▶ **TASK GOAL**:
Take from the records below each line that holds "prefix".

(Dataset entries)
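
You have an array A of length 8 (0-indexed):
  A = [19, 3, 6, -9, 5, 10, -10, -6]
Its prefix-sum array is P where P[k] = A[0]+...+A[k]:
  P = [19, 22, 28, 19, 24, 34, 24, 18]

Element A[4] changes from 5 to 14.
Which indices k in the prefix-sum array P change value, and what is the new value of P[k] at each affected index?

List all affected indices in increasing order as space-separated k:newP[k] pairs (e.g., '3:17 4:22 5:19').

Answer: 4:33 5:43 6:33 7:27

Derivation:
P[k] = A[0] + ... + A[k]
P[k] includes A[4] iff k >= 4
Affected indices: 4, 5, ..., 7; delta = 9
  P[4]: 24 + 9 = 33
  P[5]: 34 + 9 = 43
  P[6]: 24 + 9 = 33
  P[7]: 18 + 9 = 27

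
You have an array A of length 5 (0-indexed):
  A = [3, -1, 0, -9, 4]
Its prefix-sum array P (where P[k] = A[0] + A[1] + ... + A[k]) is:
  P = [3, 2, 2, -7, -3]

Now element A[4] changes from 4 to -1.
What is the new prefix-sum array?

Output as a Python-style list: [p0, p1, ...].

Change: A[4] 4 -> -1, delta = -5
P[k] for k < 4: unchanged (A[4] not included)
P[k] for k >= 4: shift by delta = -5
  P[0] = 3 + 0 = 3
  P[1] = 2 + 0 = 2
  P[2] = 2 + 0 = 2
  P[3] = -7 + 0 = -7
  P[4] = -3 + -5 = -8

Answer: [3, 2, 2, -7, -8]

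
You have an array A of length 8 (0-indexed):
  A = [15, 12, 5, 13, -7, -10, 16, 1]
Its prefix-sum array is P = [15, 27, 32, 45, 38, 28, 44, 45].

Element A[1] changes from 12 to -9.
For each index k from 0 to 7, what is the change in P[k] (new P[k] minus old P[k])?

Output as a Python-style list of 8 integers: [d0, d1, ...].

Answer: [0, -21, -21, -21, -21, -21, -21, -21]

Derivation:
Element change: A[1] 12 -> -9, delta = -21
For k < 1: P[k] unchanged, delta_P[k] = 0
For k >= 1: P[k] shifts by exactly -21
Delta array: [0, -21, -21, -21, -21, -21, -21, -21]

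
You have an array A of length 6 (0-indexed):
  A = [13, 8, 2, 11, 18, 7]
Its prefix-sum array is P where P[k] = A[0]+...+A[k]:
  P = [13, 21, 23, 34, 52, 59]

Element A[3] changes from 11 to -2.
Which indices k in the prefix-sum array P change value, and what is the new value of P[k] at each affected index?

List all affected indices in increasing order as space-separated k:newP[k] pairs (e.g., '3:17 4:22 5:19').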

▶ **SOLUTION FOR THIS PROBLEM**:
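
Its prefix-sum array is P where P[k] = A[0]+...+A[k]:
Which indices k in the prefix-sum array P change value, and what is the new value of P[k] at each affected index?
Its prefix-sum array P (where P[k] = A[0] + A[1] + ... + A[k]) is:
What is the new prefix-sum array?
Its prefix-sum array is P = [15, 27, 32, 45, 38, 28, 44, 45].
Its prefix-sum array is P where P[k] = A[0]+...+A[k]:
Which indices k in the prefix-sum array P change value, and what is the new value of P[k] at each affected index?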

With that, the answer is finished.